§ **Required work**:
The whole listing must be printed again without any alteration.

§ **Material provided**:

►

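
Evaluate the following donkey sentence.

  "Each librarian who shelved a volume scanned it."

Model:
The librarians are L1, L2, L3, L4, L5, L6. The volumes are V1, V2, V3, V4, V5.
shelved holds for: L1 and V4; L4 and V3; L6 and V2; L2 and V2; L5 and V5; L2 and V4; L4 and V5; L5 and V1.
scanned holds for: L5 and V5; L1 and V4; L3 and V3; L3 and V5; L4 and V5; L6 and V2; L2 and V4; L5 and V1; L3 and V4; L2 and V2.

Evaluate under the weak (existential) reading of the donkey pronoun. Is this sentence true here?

"it" takes "a volume" as antecedent — a donkey pronoun bound across the clause boundary.
Weak reading: every librarian l with some shelved-volume has at least one shelved-volume v such that scanned(l,v).
Per librarian: L1:✓  L2:✓  L4:✓  L5:✓  L6:✓
Every librarian in the restrictor has a witness.

True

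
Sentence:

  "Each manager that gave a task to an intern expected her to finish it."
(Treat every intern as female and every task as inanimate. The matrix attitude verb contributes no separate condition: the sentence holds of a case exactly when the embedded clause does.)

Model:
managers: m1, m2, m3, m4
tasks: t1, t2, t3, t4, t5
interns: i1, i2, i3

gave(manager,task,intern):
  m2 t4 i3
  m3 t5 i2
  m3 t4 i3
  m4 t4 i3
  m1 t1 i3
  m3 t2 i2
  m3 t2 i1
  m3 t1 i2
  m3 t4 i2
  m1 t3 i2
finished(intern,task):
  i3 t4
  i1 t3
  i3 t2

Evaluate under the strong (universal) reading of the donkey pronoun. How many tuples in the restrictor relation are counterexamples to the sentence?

"her" takes "an intern" as antecedent and "it" takes "a task"; both are donkey pronouns co-varying with the restrictor.
Strong reading: for every (m,t,i) with gave(m,t,i), finished(i,t).
Restrictor triples: (m1,t1,i3)→finished(i3,t1) ✗  (m1,t3,i2)→finished(i2,t3) ✗  (m2,t4,i3)→finished(i3,t4) ✓  (m3,t1,i2)→finished(i2,t1) ✗  (m3,t2,i1)→finished(i1,t2) ✗  (m3,t2,i2)→finished(i2,t2) ✗  (m3,t4,i2)→finished(i2,t4) ✗  (m3,t4,i3)→finished(i3,t4) ✓  (m3,t5,i2)→finished(i2,t5) ✗  (m4,t4,i3)→finished(i3,t4) ✓
Counterexamples (restrictor triples failing the scope): 7.

7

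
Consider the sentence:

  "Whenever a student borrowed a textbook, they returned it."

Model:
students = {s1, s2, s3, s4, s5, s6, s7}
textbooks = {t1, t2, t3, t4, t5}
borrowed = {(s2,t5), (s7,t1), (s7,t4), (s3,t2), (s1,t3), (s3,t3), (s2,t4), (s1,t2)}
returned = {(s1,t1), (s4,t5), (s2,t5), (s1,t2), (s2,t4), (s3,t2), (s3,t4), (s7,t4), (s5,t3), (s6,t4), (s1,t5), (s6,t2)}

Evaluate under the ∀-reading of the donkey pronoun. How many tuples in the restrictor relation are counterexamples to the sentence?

"it" takes "a textbook" as antecedent — a donkey pronoun bound across the clause boundary.
Strong reading: for every (s,t) with borrowed(s,t), returned(s,t).
Restrictor pairs: (s1,t2) ✓  (s1,t3) ✗  (s2,t4) ✓  (s2,t5) ✓  (s3,t2) ✓  (s3,t3) ✗  (s7,t1) ✗  (s7,t4) ✓
Counterexamples (restrictor pairs failing the scope): 3.

3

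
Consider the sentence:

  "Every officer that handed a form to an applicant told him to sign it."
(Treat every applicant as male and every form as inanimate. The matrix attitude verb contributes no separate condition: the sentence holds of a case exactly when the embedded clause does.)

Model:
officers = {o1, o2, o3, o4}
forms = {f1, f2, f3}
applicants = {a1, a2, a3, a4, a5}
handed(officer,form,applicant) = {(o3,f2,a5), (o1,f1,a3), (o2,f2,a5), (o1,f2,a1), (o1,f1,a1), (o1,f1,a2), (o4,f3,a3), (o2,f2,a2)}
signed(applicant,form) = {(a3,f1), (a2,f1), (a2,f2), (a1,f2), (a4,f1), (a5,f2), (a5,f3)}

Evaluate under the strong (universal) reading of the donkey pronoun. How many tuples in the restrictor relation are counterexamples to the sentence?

2

"him" takes "an applicant" as antecedent and "it" takes "a form"; both are donkey pronouns co-varying with the restrictor.
Strong reading: for every (o,f,a) with handed(o,f,a), signed(a,f).
Restrictor triples: (o1,f1,a1)→signed(a1,f1) ✗  (o1,f1,a2)→signed(a2,f1) ✓  (o1,f1,a3)→signed(a3,f1) ✓  (o1,f2,a1)→signed(a1,f2) ✓  (o2,f2,a2)→signed(a2,f2) ✓  (o2,f2,a5)→signed(a5,f2) ✓  (o3,f2,a5)→signed(a5,f2) ✓  (o4,f3,a3)→signed(a3,f3) ✗
Counterexamples (restrictor triples failing the scope): 2.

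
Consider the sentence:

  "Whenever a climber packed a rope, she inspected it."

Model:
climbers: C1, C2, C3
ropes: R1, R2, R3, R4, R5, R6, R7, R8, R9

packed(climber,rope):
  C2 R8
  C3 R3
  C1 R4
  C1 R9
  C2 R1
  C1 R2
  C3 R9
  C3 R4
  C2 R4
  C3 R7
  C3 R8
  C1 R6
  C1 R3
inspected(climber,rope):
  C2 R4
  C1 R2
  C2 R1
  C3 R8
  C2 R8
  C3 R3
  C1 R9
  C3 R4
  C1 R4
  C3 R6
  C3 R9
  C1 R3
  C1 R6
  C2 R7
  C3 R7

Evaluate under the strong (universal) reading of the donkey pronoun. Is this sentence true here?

"it" takes "a rope" as antecedent — a donkey pronoun bound across the clause boundary.
Strong reading: for every (c,r) with packed(c,r), inspected(c,r).
Restrictor pairs: (C1,R2) ✓  (C1,R3) ✓  (C1,R4) ✓  (C1,R6) ✓  (C1,R9) ✓  (C2,R1) ✓  (C2,R4) ✓  (C2,R8) ✓  (C3,R3) ✓  (C3,R4) ✓  (C3,R7) ✓  (C3,R8) ✓  (C3,R9) ✓
Every restrictor pair satisfies the scope.

True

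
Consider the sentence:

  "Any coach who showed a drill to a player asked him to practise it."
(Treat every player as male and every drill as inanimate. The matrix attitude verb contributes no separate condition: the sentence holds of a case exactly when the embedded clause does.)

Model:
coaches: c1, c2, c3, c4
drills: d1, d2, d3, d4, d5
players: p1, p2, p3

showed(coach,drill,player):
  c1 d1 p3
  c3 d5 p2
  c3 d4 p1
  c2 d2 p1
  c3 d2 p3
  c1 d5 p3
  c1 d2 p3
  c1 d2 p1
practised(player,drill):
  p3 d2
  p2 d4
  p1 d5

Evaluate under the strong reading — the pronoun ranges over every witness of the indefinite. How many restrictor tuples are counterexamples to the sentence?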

◄

§ **Solution to this exercise**:
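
Evaluate the following donkey sentence.

  "Each librarian who shelved a volume scanned it."

Model:
The librarians are L1, L2, L3, L4, L5, L6. The volumes are V1, V2, V3, V4, V5.
shelved holds for: L1 and V4; L4 and V3; L6 and V2; L2 and V2; L5 and V5; L2 and V4; L4 and V5; L5 and V1.
scanned holds for: L5 and V5; L1 and V4; L3 and V3; L3 and V5; L4 and V5; L6 and V2; L2 and V4; L5 and V1; L3 and V4; L2 and V2.

Evaluate under the weak (existential) reading of the donkey pronoun. Is this sentence true here?

"it" takes "a volume" as antecedent — a donkey pronoun bound across the clause boundary.
Weak reading: every librarian l with some shelved-volume has at least one shelved-volume v such that scanned(l,v).
Per librarian: L1:✓  L2:✓  L4:✓  L5:✓  L6:✓
Every librarian in the restrictor has a witness.

True

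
Sentence:

  "Each manager that gave a task to an intern expected her to finish it."
(Treat every intern as female and every task as inanimate. The matrix attitude verb contributes no separate condition: the sentence holds of a case exactly when the embedded clause does.)

Model:
managers: m1, m2, m3, m4
tasks: t1, t2, t3, t4, t5
interns: i1, i2, i3

gave(manager,task,intern):
  m2 t4 i3
  m3 t5 i2
  m3 t4 i3
  m4 t4 i3
  m1 t1 i3
  m3 t2 i2
  m3 t2 i1
  m3 t1 i2
  m3 t4 i2
  m1 t3 i2
finished(intern,task):
  i3 t4
  i1 t3
  i3 t2

Evaluate under the strong (universal) reading of the donkey pronoun. How many tuples in the restrictor relation are counterexamples to the sentence?

"her" takes "an intern" as antecedent and "it" takes "a task"; both are donkey pronouns co-varying with the restrictor.
Strong reading: for every (m,t,i) with gave(m,t,i), finished(i,t).
Restrictor triples: (m1,t1,i3)→finished(i3,t1) ✗  (m1,t3,i2)→finished(i2,t3) ✗  (m2,t4,i3)→finished(i3,t4) ✓  (m3,t1,i2)→finished(i2,t1) ✗  (m3,t2,i1)→finished(i1,t2) ✗  (m3,t2,i2)→finished(i2,t2) ✗  (m3,t4,i2)→finished(i2,t4) ✗  (m3,t4,i3)→finished(i3,t4) ✓  (m3,t5,i2)→finished(i2,t5) ✗  (m4,t4,i3)→finished(i3,t4) ✓
Counterexamples (restrictor triples failing the scope): 7.

7

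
Consider the sentence:

  "Whenever a student borrowed a textbook, they returned it."

Model:
students = {s1, s2, s3, s4, s5, s6, s7}
textbooks = {t1, t2, t3, t4, t5}
borrowed = {(s2,t5), (s7,t1), (s7,t4), (s3,t2), (s1,t3), (s3,t3), (s2,t4), (s1,t2)}
returned = {(s1,t1), (s4,t5), (s2,t5), (s1,t2), (s2,t4), (s3,t2), (s3,t4), (s7,t4), (s5,t3), (s6,t4), (s1,t5), (s6,t2)}

Evaluate under the ∀-reading of the donkey pronoun. How many tuples in the restrictor relation are counterexamples to the sentence?

"it" takes "a textbook" as antecedent — a donkey pronoun bound across the clause boundary.
Strong reading: for every (s,t) with borrowed(s,t), returned(s,t).
Restrictor pairs: (s1,t2) ✓  (s1,t3) ✗  (s2,t4) ✓  (s2,t5) ✓  (s3,t2) ✓  (s3,t3) ✗  (s7,t1) ✗  (s7,t4) ✓
Counterexamples (restrictor pairs failing the scope): 3.

3

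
Consider the sentence:

  "Every officer that handed a form to an applicant told him to sign it."
(Treat every applicant as male and every form as inanimate. The matrix attitude verb contributes no separate condition: the sentence holds of a case exactly when the embedded clause does.)

Model:
officers = {o1, o2, o3, o4}
forms = {f1, f2, f3}
applicants = {a1, a2, a3, a4, a5}
handed(officer,form,applicant) = {(o3,f2,a5), (o1,f1,a3), (o2,f2,a5), (o1,f2,a1), (o1,f1,a1), (o1,f1,a2), (o4,f3,a3), (o2,f2,a2)}
signed(applicant,form) = {(a3,f1), (a2,f1), (a2,f2), (a1,f2), (a4,f1), (a5,f2), (a5,f3)}

Evaluate under the strong (universal) reading of the donkey pronoun. How many tuples in the restrictor relation are counterexamples to the sentence?

2

"him" takes "an applicant" as antecedent and "it" takes "a form"; both are donkey pronouns co-varying with the restrictor.
Strong reading: for every (o,f,a) with handed(o,f,a), signed(a,f).
Restrictor triples: (o1,f1,a1)→signed(a1,f1) ✗  (o1,f1,a2)→signed(a2,f1) ✓  (o1,f1,a3)→signed(a3,f1) ✓  (o1,f2,a1)→signed(a1,f2) ✓  (o2,f2,a2)→signed(a2,f2) ✓  (o2,f2,a5)→signed(a5,f2) ✓  (o3,f2,a5)→signed(a5,f2) ✓  (o4,f3,a3)→signed(a3,f3) ✗
Counterexamples (restrictor triples failing the scope): 2.

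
Consider the sentence:

  "Whenever a climber packed a rope, she inspected it."

Model:
climbers: C1, C2, C3
ropes: R1, R2, R3, R4, R5, R6, R7, R8, R9

packed(climber,rope):
  C2 R8
  C3 R3
  C1 R4
  C1 R9
  C2 R1
  C1 R2
  C3 R9
  C3 R4
  C2 R4
  C3 R7
  C3 R8
  C1 R6
  C1 R3
inspected(climber,rope):
  C2 R4
  C1 R2
  C2 R1
  C3 R8
  C2 R8
  C3 R3
  C1 R9
  C3 R4
  C1 R4
  C3 R6
  C3 R9
  C1 R3
  C1 R6
  C2 R7
  C3 R7

Evaluate under the strong (universal) reading of the donkey pronoun. Is this sentence true here?

"it" takes "a rope" as antecedent — a donkey pronoun bound across the clause boundary.
Strong reading: for every (c,r) with packed(c,r), inspected(c,r).
Restrictor pairs: (C1,R2) ✓  (C1,R3) ✓  (C1,R4) ✓  (C1,R6) ✓  (C1,R9) ✓  (C2,R1) ✓  (C2,R4) ✓  (C2,R8) ✓  (C3,R3) ✓  (C3,R4) ✓  (C3,R7) ✓  (C3,R8) ✓  (C3,R9) ✓
Every restrictor pair satisfies the scope.

True

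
Consider the sentence:

  "Any coach who showed a drill to a player asked him to practise it."
(Treat every player as male and every drill as inanimate. The matrix attitude verb contributes no separate condition: the sentence holds of a case exactly when the embedded clause does.)

Model:
coaches: c1, c2, c3, c4
drills: d1, d2, d3, d4, d5
players: p1, p2, p3

showed(coach,drill,player):
  c1 d1 p3
  c3 d5 p2
  c3 d4 p1
  c2 d2 p1
  c3 d2 p3
  c1 d5 p3
  c1 d2 p3
  c1 d2 p1
practised(player,drill):
  p3 d2
  p2 d4
  p1 d5

Evaluate under the strong reading — the pronoun ranges over every witness of the indefinite. How many restrictor tuples are counterexamples to the sentence?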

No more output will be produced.